- [PROBLEM STATEMENT]: Set down exactly, from the records below, the line with "Let u(W) = 1/(W" through the line with "Answer: -8457122788043/19424200057290 ≈", and nothing else.

[Stored data]
Content starts
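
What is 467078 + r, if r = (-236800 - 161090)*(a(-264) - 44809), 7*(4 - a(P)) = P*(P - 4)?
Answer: 152947012976/7 ≈ 2.1850e+10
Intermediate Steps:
a(P) = 4 - P*(-4 + P)/7 (a(P) = 4 - P*(P - 4)/7 = 4 - P*(-4 + P)/7)
r = 152943743430/7 (r = (-236800 - 161090)*((4 - 1/7*(-264)**2 + (4/7)*(-264)) - 44809) = -397890*((4 - 1/7*69696 - 1056/7) - 44809) = -397890*((4 - 69696/7 - 1056/7) - 44809) = -397890*(-70724/7 - 44809) = -397890*(-384387/7) = 152943743430/7 ≈ 2.1849e+10)
467078 + r = 467078 + 152943743430/7 = 152947012976/7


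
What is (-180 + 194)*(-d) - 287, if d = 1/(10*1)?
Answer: -1442/5 ≈ -288.40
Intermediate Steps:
d = 1/10 ≈ 0.10000
(-180 + 194)*(-d) - 287 = (-180 + 194)*(-1*1/10) - 287 = 14*(-1/10) - 287 = -7/5 - 287 = -1442/5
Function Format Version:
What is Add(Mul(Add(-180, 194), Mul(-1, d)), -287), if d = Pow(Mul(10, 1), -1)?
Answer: Rational(-1442, 5) ≈ -288.40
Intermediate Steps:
d = Rational(1, 10) (d = Pow(10, -1) = Rational(1, 10) ≈ 0.10000)
Add(Mul(Add(-180, 194), Mul(-1, d)), -287) = Add(Mul(Add(-180, 194), Mul(-1, Rational(1, 10))), -287) = Add(Mul(14, Rational(-1, 10)), -287) = Add(Rational(-7, 5), -287) = Rational(-1442, 5)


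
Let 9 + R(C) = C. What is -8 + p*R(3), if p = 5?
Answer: -38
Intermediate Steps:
R(C) = -9 + C
-8 + p*R(3) = -8 + 5*(-9 + 3) = -8 + 5*(-6) = -8 - 30 = -38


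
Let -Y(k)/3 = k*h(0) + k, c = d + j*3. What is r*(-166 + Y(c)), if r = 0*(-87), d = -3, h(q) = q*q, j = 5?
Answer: 0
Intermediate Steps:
h(q) = q²
c = 12 (c = -3 + 5*3 = -3 + 15 = 12)
r = 0
Y(k) = -3*k (Y(k) = -3*(k*0² + k) = -3*(k*0 + k) = -3*(0 + k) = -3*k)
r*(-166 + Y(c)) = 0*(-166 - 3*12) = 0*(-166 - 36) = 0*(-202) = 0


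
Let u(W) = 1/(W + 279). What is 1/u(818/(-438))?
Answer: 60692/219 ≈ 277.13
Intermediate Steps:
u(W) = 1/(279 + W)
1/u(818/(-438)) = 1/(1/(279 + 818/(-438))) = 1/(1/(279 + 818*(-1/438))) = 1/(1/(279 - 409/219)) = 1/(1/(60692/219)) = 1/(219/60692) = 60692/219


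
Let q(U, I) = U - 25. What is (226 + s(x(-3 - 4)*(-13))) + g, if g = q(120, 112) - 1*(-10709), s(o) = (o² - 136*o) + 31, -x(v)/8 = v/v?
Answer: 7733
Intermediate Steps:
x(v) = -8 (x(v) = -8*v/v = -8*1 = -8)
q(U, I) = -25 + U
s(o) = 31 + o² - 136*o
g = 10804 (g = (-25 + 120) - 1*(-10709) = 95 + 10709 = 10804)
(226 + s(x(-3 - 4)*(-13))) + g = (226 + (31 + (-8*(-13))² - (-1088)*(-13))) + 10804 = (226 + (31 + 104² - 136*104)) + 10804 = (226 + (31 + 10816 - 14144)) + 10804 = (226 - 3297) + 10804 = -3071 + 10804 = 7733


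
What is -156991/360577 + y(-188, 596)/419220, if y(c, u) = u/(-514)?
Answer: -8457122788043/19424200057290 ≈ -0.43539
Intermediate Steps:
y(c, u) = -u/514 (y(c, u) = u*(-1/514) = -u/514)
-156991/360577 + y(-188, 596)/419220 = -156991/360577 - 1/514*596/419220 = -156991*1/360577 - 298/257*1/419220 = -156991/360577 - 149/53869770 = -8457122788043/19424200057290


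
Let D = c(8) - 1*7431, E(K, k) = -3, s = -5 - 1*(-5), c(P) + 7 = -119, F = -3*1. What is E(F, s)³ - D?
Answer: 7530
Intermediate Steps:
F = -3
c(P) = -126 (c(P) = -7 - 119 = -126)
s = 0 (s = -5 + 5 = 0)
D = -7557 (D = -126 - 1*7431 = -126 - 7431 = -7557)
E(F, s)³ - D = (-3)³ - 1*(-7557) = -27 + 7557 = 7530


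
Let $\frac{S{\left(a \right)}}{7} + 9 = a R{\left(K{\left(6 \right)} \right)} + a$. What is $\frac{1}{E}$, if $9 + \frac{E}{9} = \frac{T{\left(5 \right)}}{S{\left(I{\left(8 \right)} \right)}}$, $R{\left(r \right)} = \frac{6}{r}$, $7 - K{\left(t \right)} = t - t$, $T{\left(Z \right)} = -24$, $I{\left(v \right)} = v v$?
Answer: $- \frac{769}{62505} \approx -0.012303$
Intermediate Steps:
$I{\left(v \right)} = v^{2}$
$K{\left(t \right)} = 7$ ($K{\left(t \right)} = 7 - \left(t - t\right) = 7 - 0 = 7 + 0 = 7$)
$S{\left(a \right)} = -63 + 13 a$ ($S{\left(a \right)} = -63 + 7 \left(a \frac{6}{7} + a\right) = -63 + 7 \left(\frac{6 a}{7} + a\right) = -63 + 7 \frac{13 a}{7} = -63 + 13 a$)
$E = - \frac{62505}{769}$ ($E = -81 + 9 \left(- \frac{24}{-63 + 13 \cdot 8^{2}}\right) = -81 + 9 \left(- \frac{24}{-63 + 13 \cdot 64}\right) = -81 + 9 \left(- \frac{24}{-63 + 832}\right) = -81 + 9 \left(- \frac{24}{769}\right) = -81 - \frac{216}{769} = - \frac{62505}{769} \approx -81.281$)
$\frac{1}{E} = \frac{1}{- \frac{62505}{769}} = - \frac{769}{62505}$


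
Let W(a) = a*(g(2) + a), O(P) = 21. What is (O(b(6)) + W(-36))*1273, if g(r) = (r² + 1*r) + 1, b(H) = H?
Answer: 1355745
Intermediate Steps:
g(r) = 1 + r + r² (g(r) = (r² + r) + 1 = (r + r²) + 1 = 1 + r + r²)
W(a) = a*(7 + a) (W(a) = a*((1 + 2 + 2²) + a) = a*((1 + 2 + 4) + a) = a*(7 + a))
(O(b(6)) + W(-36))*1273 = (21 - 36*(7 - 36))*1273 = (21 - 36*(-29))*1273 = (21 + 1044)*1273 = 1065*1273 = 1355745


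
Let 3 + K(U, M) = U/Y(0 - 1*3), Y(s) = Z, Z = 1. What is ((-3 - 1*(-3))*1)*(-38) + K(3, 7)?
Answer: 0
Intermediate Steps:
Y(s) = 1
K(U, M) = -3 + U (K(U, M) = -3 + U/1 = -3 + U*1 = -3 + U)
((-3 - 1*(-3))*1)*(-38) + K(3, 7) = ((-3 - 1*(-3))*1)*(-38) + (-3 + 3) = ((-3 + 3)*1)*(-38) + 0 = (0*1)*(-38) + 0 = 0*(-38) + 0 = 0 + 0 = 0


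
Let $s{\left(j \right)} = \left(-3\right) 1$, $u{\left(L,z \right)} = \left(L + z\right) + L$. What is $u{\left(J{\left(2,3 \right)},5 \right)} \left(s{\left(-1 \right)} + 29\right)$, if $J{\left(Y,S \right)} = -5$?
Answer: $-130$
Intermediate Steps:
$u{\left(L,z \right)} = z + 2 L$
$s{\left(j \right)} = -3$
$u{\left(J{\left(2,3 \right)},5 \right)} \left(s{\left(-1 \right)} + 29\right) = \left(5 + 2 \left(-5\right)\right) \left(-3 + 29\right) = \left(5 - 10\right) 26 = \left(-5\right) 26 = -130$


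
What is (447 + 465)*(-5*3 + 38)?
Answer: 20976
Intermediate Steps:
(447 + 465)*(-5*3 + 38) = 912*(-15 + 38) = 912*23 = 20976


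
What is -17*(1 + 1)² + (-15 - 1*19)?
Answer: -102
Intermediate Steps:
-17*(1 + 1)² + (-15 - 1*19) = -17*2² + (-15 - 19) = -17*4 - 34 = -68 - 34 = -102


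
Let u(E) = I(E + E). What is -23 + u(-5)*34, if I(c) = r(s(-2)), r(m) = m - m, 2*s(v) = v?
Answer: -23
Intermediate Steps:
s(v) = v/2
r(m) = 0
I(c) = 0
u(E) = 0
-23 + u(-5)*34 = -23 + 0*34 = -23 + 0 = -23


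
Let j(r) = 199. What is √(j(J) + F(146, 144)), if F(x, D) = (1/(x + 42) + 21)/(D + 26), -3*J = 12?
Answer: √50848272110/15980 ≈ 14.111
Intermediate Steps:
J = -4 (J = -⅓*12 = -4)
F(x, D) = (21 + 1/(42 + x))/(26 + D) (F(x, D) = (1/(42 + x) + 21)/(26 + D) = (21 + 1/(42 + x))/(26 + D))
√(j(J) + F(146, 144)) = √(199 + (883 + 21*146)/(1092 + 26*146 + 42*144 + 144*146)) = √(199 + (883 + 3066)/(1092 + 3796 + 6048 + 21024)) = √(199 + 3949/31960) = √(6363989/31960) = √50848272110/15980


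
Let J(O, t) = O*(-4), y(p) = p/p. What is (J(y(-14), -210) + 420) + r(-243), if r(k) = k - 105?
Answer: 68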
Content ends
- [REPLY TO THE TASK]:
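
Let u(W) = 1/(W + 279). What is 1/u(818/(-438))?
Answer: 60692/219 ≈ 277.13
Intermediate Steps:
u(W) = 1/(279 + W)
1/u(818/(-438)) = 1/(1/(279 + 818/(-438))) = 1/(1/(279 + 818*(-1/438))) = 1/(1/(279 - 409/219)) = 1/(1/(60692/219)) = 1/(219/60692) = 60692/219


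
Let q(U, I) = U - 25. What is (226 + s(x(-3 - 4)*(-13))) + g, if g = q(120, 112) - 1*(-10709), s(o) = (o² - 136*o) + 31, -x(v)/8 = v/v?
Answer: 7733
Intermediate Steps:
x(v) = -8 (x(v) = -8*v/v = -8*1 = -8)
q(U, I) = -25 + U
s(o) = 31 + o² - 136*o
g = 10804 (g = (-25 + 120) - 1*(-10709) = 95 + 10709 = 10804)
(226 + s(x(-3 - 4)*(-13))) + g = (226 + (31 + (-8*(-13))² - (-1088)*(-13))) + 10804 = (226 + (31 + 104² - 136*104)) + 10804 = (226 + (31 + 10816 - 14144)) + 10804 = (226 - 3297) + 10804 = -3071 + 10804 = 7733


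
What is -156991/360577 + y(-188, 596)/419220, if y(c, u) = u/(-514)?
Answer: -8457122788043/19424200057290 ≈ -0.43539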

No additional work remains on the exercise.